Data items
|---|
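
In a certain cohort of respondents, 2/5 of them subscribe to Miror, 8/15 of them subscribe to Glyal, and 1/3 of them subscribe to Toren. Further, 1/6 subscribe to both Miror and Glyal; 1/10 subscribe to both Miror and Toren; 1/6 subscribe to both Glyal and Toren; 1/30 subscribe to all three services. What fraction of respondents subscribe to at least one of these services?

P(≥1) = 2/5 + 8/15 + 1/3 − 1/6 − 1/10 − 1/6 + 1/30 = 13/15

13/15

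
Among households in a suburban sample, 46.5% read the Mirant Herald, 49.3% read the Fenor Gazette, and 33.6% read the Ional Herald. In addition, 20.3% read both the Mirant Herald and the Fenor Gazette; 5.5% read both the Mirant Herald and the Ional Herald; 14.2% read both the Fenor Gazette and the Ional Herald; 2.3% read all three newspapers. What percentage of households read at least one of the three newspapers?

P(≥1) = 46.5 + 49.3 + 33.6 − 20.3 − 5.5 − 14.2 + 2.3 = 91.7%

91.7%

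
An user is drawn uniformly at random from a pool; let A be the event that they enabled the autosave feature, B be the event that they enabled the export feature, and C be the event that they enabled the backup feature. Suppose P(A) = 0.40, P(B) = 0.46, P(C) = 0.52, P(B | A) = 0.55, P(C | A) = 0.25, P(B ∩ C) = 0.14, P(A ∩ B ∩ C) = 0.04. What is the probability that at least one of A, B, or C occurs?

P(A ∩ B) = P(A)·P(B|A) = 0.40 × 0.55 = 0.22
P(A ∩ C) = P(A)·P(C|A) = 0.40 × 0.25 = 0.10
P(A ∪ B ∪ C) = 0.40 + 0.46 + 0.52 − 0.22 − 0.10 − 0.14 + 0.04 = 0.96

0.96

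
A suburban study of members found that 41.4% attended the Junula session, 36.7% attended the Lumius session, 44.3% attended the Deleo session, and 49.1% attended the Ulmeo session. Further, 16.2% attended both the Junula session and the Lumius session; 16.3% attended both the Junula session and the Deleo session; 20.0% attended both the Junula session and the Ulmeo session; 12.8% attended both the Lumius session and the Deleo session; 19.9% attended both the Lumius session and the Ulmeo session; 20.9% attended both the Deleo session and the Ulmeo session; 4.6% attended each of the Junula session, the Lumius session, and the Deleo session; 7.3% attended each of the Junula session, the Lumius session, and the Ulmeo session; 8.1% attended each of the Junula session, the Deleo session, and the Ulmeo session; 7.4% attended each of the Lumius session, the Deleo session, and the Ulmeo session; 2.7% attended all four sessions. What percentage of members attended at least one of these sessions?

90.1%

By inclusion–exclusion:
P(union) = 41.4 + 36.7 + 44.3 + 49.1 − 16.2 − 16.3 − 20.0 − 12.8 − 19.9 − 20.9 + 4.6 + 7.3 + 8.1 + 7.4 − 2.7 = 90.1%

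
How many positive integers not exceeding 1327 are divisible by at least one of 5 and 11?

265 + 120 − 24 = 361

361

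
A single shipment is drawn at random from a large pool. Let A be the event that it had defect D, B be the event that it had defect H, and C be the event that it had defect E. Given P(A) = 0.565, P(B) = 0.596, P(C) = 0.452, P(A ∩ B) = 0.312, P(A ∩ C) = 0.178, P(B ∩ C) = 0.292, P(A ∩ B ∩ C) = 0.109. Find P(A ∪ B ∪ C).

0.940

P(A ∪ B ∪ C) = 0.565 + 0.596 + 0.452 − 0.312 − 0.178 − 0.292 + 0.109 = 0.940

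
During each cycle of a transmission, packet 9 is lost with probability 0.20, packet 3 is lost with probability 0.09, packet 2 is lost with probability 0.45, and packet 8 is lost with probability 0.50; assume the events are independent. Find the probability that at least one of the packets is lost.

0.7998

Independence gives P(none) = ∏(1 − pᵢ).
P(none) = (1 − 0.20) × (1 − 0.09) × (1 − 0.45) × (1 − 0.50) = 0.80 × 0.91 × 0.55 × 0.50 = 0.2002
P(at least one) = 1 − 0.2002 = 0.7998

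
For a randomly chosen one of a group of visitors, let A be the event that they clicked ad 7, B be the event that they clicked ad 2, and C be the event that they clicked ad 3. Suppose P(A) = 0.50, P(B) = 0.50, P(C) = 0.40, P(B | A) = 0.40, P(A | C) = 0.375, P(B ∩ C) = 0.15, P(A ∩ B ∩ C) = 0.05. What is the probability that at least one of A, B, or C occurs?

0.95

P(A ∩ B) = P(A)·P(B|A) = 0.50 × 0.40 = 0.20
P(A ∩ C) = P(C)·P(A|C) = 0.40 × 0.375 = 0.15
By inclusion–exclusion:
P(A ∪ B ∪ C) = 0.50 + 0.50 + 0.40 − 0.20 − 0.15 − 0.15 + 0.05 = 0.95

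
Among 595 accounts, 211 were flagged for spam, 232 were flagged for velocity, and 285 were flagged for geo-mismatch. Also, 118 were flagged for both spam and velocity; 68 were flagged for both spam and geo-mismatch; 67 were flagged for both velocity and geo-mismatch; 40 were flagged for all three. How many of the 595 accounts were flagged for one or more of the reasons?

Apply inclusion-exclusion:
N(≥1) = 211 + 232 + 285 − 118 − 68 − 67 + 40 = 515

515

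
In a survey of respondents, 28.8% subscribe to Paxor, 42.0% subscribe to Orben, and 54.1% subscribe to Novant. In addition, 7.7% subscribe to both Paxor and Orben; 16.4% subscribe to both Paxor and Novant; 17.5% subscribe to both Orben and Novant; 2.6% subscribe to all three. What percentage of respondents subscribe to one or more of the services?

Apply inclusion-exclusion:
P(at least one) = 28.8 + 42.0 + 54.1 − 7.7 − 16.4 − 17.5 + 2.6 = 85.9%

85.9%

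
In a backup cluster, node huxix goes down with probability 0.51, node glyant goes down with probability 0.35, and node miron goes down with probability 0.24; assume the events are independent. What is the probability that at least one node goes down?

Independence gives P(none) = ∏(1 − pᵢ).
P(none) = (1 − 0.51) × (1 − 0.35) × (1 − 0.24) = 0.49 × 0.65 × 0.76 = 0.24206
P(at least one) = 1 − 0.24206 = 0.75794

0.75794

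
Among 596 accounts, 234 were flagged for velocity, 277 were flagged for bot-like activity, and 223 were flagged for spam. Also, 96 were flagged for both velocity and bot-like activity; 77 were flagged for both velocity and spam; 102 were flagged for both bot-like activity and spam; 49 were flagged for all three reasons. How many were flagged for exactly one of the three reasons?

N(exactly one) = 234 + 277 + 223 − 2·96 − 2·77 − 2·102 + 3·49 = 331

331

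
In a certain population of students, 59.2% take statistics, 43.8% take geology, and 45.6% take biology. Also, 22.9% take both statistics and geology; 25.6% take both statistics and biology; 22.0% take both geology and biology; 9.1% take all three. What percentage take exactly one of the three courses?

34.9%

P(exactly one) = 59.2 + 43.8 + 45.6 − 2·22.9 − 2·25.6 − 2·22.0 + 3·9.1 = 34.9%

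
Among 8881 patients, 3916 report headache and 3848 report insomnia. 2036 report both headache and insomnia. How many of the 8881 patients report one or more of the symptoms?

|union| = 3916 + 3848 − 2036 = 5728

5728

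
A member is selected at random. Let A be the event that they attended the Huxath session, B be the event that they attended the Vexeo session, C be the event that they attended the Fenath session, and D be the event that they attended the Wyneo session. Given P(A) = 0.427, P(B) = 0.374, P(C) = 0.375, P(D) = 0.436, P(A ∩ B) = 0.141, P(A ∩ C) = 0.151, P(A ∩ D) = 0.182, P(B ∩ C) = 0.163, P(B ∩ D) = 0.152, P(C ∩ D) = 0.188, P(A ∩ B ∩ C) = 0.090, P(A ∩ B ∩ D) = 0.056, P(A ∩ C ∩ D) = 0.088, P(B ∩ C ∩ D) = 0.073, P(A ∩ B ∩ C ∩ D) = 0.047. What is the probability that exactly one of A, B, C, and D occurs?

0.391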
|---|
> WORK REQUIRED
All the records, from start to finish, are to be repeated exactly.

> TASK SOLUTION
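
In a certain cohort of respondents, 2/5 of them subscribe to Miror, 8/15 of them subscribe to Glyal, and 1/3 of them subscribe to Toren. Further, 1/6 subscribe to both Miror and Glyal; 1/10 subscribe to both Miror and Toren; 1/6 subscribe to both Glyal and Toren; 1/30 subscribe to all three services. What fraction of respondents subscribe to at least one of these services?

P(≥1) = 2/5 + 8/15 + 1/3 − 1/6 − 1/10 − 1/6 + 1/30 = 13/15

13/15

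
Among households in a suburban sample, 46.5% read the Mirant Herald, 49.3% read the Fenor Gazette, and 33.6% read the Ional Herald. In addition, 20.3% read both the Mirant Herald and the Fenor Gazette; 5.5% read both the Mirant Herald and the Ional Herald; 14.2% read both the Fenor Gazette and the Ional Herald; 2.3% read all three newspapers. What percentage of households read at least one of the three newspapers?

P(≥1) = 46.5 + 49.3 + 33.6 − 20.3 − 5.5 − 14.2 + 2.3 = 91.7%

91.7%

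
An user is drawn uniformly at random from a pool; let A be the event that they enabled the autosave feature, B be the event that they enabled the export feature, and C be the event that they enabled the backup feature. Suppose P(A) = 0.40, P(B) = 0.46, P(C) = 0.52, P(B | A) = 0.55, P(C | A) = 0.25, P(B ∩ C) = 0.14, P(A ∩ B ∩ C) = 0.04. What is the probability that at least one of A, B, or C occurs?

P(A ∩ B) = P(A)·P(B|A) = 0.40 × 0.55 = 0.22
P(A ∩ C) = P(A)·P(C|A) = 0.40 × 0.25 = 0.10
P(A ∪ B ∪ C) = 0.40 + 0.46 + 0.52 − 0.22 − 0.10 − 0.14 + 0.04 = 0.96

0.96

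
A suburban study of members found that 41.4% attended the Junula session, 36.7% attended the Lumius session, 44.3% attended the Deleo session, and 49.1% attended the Ulmeo session. Further, 16.2% attended both the Junula session and the Lumius session; 16.3% attended both the Junula session and the Deleo session; 20.0% attended both the Junula session and the Ulmeo session; 12.8% attended both the Lumius session and the Deleo session; 19.9% attended both the Lumius session and the Ulmeo session; 20.9% attended both the Deleo session and the Ulmeo session; 4.6% attended each of the Junula session, the Lumius session, and the Deleo session; 7.3% attended each of the Junula session, the Lumius session, and the Ulmeo session; 8.1% attended each of the Junula session, the Deleo session, and the Ulmeo session; 7.4% attended each of the Lumius session, the Deleo session, and the Ulmeo session; 2.7% attended all four sessions. What percentage of members attended at least one of these sessions?

90.1%

By inclusion–exclusion:
P(union) = 41.4 + 36.7 + 44.3 + 49.1 − 16.2 − 16.3 − 20.0 − 12.8 − 19.9 − 20.9 + 4.6 + 7.3 + 8.1 + 7.4 − 2.7 = 90.1%

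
How many positive integers not exceeding 1327 are divisible by at least one of 5 and 11?

265 + 120 − 24 = 361

361

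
A single shipment is drawn at random from a large pool. Let A be the event that it had defect D, B be the event that it had defect H, and C be the event that it had defect E. Given P(A) = 0.565, P(B) = 0.596, P(C) = 0.452, P(A ∩ B) = 0.312, P(A ∩ C) = 0.178, P(B ∩ C) = 0.292, P(A ∩ B ∩ C) = 0.109. Find P(A ∪ B ∪ C).

0.940

P(A ∪ B ∪ C) = 0.565 + 0.596 + 0.452 − 0.312 − 0.178 − 0.292 + 0.109 = 0.940

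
During each cycle of a transmission, packet 9 is lost with probability 0.20, packet 3 is lost with probability 0.09, packet 2 is lost with probability 0.45, and packet 8 is lost with probability 0.50; assume the events are independent. Find the probability that at least one of the packets is lost.

0.7998

Independence gives P(none) = ∏(1 − pᵢ).
P(none) = (1 − 0.20) × (1 − 0.09) × (1 − 0.45) × (1 − 0.50) = 0.80 × 0.91 × 0.55 × 0.50 = 0.2002
P(at least one) = 1 − 0.2002 = 0.7998

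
For a randomly chosen one of a group of visitors, let A be the event that they clicked ad 7, B be the event that they clicked ad 2, and C be the event that they clicked ad 3. Suppose P(A) = 0.50, P(B) = 0.50, P(C) = 0.40, P(B | A) = 0.40, P(A | C) = 0.375, P(B ∩ C) = 0.15, P(A ∩ B ∩ C) = 0.05. What is the probability that at least one of A, B, or C occurs?

0.95

P(A ∩ B) = P(A)·P(B|A) = 0.50 × 0.40 = 0.20
P(A ∩ C) = P(C)·P(A|C) = 0.40 × 0.375 = 0.15
By inclusion–exclusion:
P(A ∪ B ∪ C) = 0.50 + 0.50 + 0.40 − 0.20 − 0.15 − 0.15 + 0.05 = 0.95

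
Among 595 accounts, 211 were flagged for spam, 232 were flagged for velocity, and 285 were flagged for geo-mismatch. Also, 118 were flagged for both spam and velocity; 68 were flagged for both spam and geo-mismatch; 67 were flagged for both velocity and geo-mismatch; 40 were flagged for all three. How many of the 595 accounts were flagged for one or more of the reasons?

Apply inclusion-exclusion:
N(≥1) = 211 + 232 + 285 − 118 − 68 − 67 + 40 = 515

515

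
In a survey of respondents, 28.8% subscribe to Paxor, 42.0% subscribe to Orben, and 54.1% subscribe to Novant. In addition, 7.7% subscribe to both Paxor and Orben; 16.4% subscribe to both Paxor and Novant; 17.5% subscribe to both Orben and Novant; 2.6% subscribe to all three. What percentage of respondents subscribe to one or more of the services?

Apply inclusion-exclusion:
P(at least one) = 28.8 + 42.0 + 54.1 − 7.7 − 16.4 − 17.5 + 2.6 = 85.9%

85.9%

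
In a backup cluster, node huxix goes down with probability 0.51, node glyant goes down with probability 0.35, and node miron goes down with probability 0.24; assume the events are independent. What is the probability that at least one node goes down?

Independence gives P(none) = ∏(1 − pᵢ).
P(none) = (1 − 0.51) × (1 − 0.35) × (1 − 0.24) = 0.49 × 0.65 × 0.76 = 0.24206
P(at least one) = 1 − 0.24206 = 0.75794

0.75794

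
Among 596 accounts, 234 were flagged for velocity, 277 were flagged for bot-like activity, and 223 were flagged for spam. Also, 96 were flagged for both velocity and bot-like activity; 77 were flagged for both velocity and spam; 102 were flagged for both bot-like activity and spam; 49 were flagged for all three reasons. How many were flagged for exactly one of the three reasons?

N(exactly one) = 234 + 277 + 223 − 2·96 − 2·77 − 2·102 + 3·49 = 331

331

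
In a certain population of students, 59.2% take statistics, 43.8% take geology, and 45.6% take biology. Also, 22.9% take both statistics and geology; 25.6% take both statistics and biology; 22.0% take both geology and biology; 9.1% take all three. What percentage take exactly one of the three courses?

34.9%

P(exactly one) = 59.2 + 43.8 + 45.6 − 2·22.9 − 2·25.6 − 2·22.0 + 3·9.1 = 34.9%

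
Among 8881 patients, 3916 report headache and 3848 report insomnia. 2036 report both headache and insomnia. How many of the 8881 patients report one or more of the symptoms?

|union| = 3916 + 3848 − 2036 = 5728

5728

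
A member is selected at random. Let A be the event that they attended the Huxath session, B be the event that they attended the Vexeo session, C be the event that they attended the Fenath session, and D be the event that they attended the Wyneo session. Given P(A) = 0.427, P(B) = 0.374, P(C) = 0.375, P(D) = 0.436, P(A ∩ B) = 0.141, P(A ∩ C) = 0.151, P(A ∩ D) = 0.182, P(B ∩ C) = 0.163, P(B ∩ D) = 0.152, P(C ∩ D) = 0.188, P(A ∩ B ∩ C) = 0.090, P(A ∩ B ∩ D) = 0.056, P(A ∩ C ∩ D) = 0.088, P(B ∩ C ∩ D) = 0.073, P(A ∩ B ∩ C ∩ D) = 0.047. What is the probability that exactly one of A, B, C, and D occurs?

0.391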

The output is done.